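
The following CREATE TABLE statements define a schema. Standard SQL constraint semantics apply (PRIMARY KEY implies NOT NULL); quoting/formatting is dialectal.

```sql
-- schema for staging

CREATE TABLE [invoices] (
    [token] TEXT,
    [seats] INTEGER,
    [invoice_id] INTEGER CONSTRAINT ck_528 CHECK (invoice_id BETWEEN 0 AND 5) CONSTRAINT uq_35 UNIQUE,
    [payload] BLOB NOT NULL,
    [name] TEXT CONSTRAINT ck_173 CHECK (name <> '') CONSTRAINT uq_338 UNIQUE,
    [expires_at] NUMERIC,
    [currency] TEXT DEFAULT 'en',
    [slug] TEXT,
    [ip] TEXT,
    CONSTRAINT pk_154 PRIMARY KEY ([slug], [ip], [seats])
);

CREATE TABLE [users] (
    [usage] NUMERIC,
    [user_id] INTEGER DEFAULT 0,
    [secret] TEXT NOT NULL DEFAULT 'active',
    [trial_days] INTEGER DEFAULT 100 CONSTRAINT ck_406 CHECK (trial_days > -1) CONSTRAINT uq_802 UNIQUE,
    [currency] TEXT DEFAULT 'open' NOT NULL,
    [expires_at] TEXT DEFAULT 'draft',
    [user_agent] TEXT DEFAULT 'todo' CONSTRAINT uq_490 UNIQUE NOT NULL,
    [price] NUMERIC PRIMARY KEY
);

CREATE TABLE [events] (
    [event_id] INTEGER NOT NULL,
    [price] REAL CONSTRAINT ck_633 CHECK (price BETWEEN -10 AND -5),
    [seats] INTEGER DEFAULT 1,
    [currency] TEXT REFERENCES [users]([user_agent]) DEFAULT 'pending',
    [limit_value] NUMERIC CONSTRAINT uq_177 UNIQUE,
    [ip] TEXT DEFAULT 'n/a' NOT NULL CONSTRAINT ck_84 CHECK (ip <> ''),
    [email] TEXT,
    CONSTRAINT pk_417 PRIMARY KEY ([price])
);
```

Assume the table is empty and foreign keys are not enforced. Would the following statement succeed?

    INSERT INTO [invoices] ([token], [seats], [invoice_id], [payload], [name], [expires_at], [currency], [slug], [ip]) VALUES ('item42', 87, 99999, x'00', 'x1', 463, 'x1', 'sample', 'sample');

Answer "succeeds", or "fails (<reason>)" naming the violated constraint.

The value 99999 for invoice_id violates CHECK (invoice_id BETWEEN 0 AND 5).

fails (CHECK on invoice_id)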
========
Set down each entry from above once more, exactly as written.

RESPONSE TO THE EXERCISE:
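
The following CREATE TABLE statements define a schema. Standard SQL constraint semantics apply (PRIMARY KEY implies NOT NULL); quoting/formatting is dialectal.

```sql
-- schema for staging

CREATE TABLE [invoices] (
    [token] TEXT,
    [seats] INTEGER,
    [invoice_id] INTEGER CONSTRAINT ck_528 CHECK (invoice_id BETWEEN 0 AND 5) CONSTRAINT uq_35 UNIQUE,
    [payload] BLOB NOT NULL,
    [name] TEXT CONSTRAINT ck_173 CHECK (name <> '') CONSTRAINT uq_338 UNIQUE,
    [expires_at] NUMERIC,
    [currency] TEXT DEFAULT 'en',
    [slug] TEXT,
    [ip] TEXT,
    CONSTRAINT pk_154 PRIMARY KEY ([slug], [ip], [seats])
);

CREATE TABLE [users] (
    [usage] NUMERIC,
    [user_id] INTEGER DEFAULT 0,
    [secret] TEXT NOT NULL DEFAULT 'active',
    [trial_days] INTEGER DEFAULT 100 CONSTRAINT ck_406 CHECK (trial_days > -1) CONSTRAINT uq_802 UNIQUE,
    [currency] TEXT DEFAULT 'open' NOT NULL,
    [expires_at] TEXT DEFAULT 'draft',
    [user_agent] TEXT DEFAULT 'todo' CONSTRAINT uq_490 UNIQUE NOT NULL,
    [price] NUMERIC PRIMARY KEY
);

CREATE TABLE [events] (
    [event_id] INTEGER NOT NULL,
    [price] REAL CONSTRAINT ck_633 CHECK (price BETWEEN -10 AND -5),
    [seats] INTEGER DEFAULT 1,
    [currency] TEXT REFERENCES [users]([user_agent]) DEFAULT 'pending',
    [limit_value] NUMERIC CONSTRAINT uq_177 UNIQUE,
    [ip] TEXT DEFAULT 'n/a' NOT NULL CONSTRAINT ck_84 CHECK (ip <> ''),
    [email] TEXT,
    CONSTRAINT pk_417 PRIMARY KEY ([price])
);
```

Assume the table is empty and foreign keys are not enforced. Would the following statement succeed?

    INSERT INTO [invoices] ([token], [seats], [invoice_id], [payload], [name], [expires_at], [currency], [slug], [ip]) VALUES ('item42', 87, 99999, x'00', 'x1', 463, 'x1', 'sample', 'sample');

Answer "succeeds", or "fails (<reason>)" naming the violated constraint.

The value 99999 for invoice_id violates CHECK (invoice_id BETWEEN 0 AND 5).

fails (CHECK on invoice_id)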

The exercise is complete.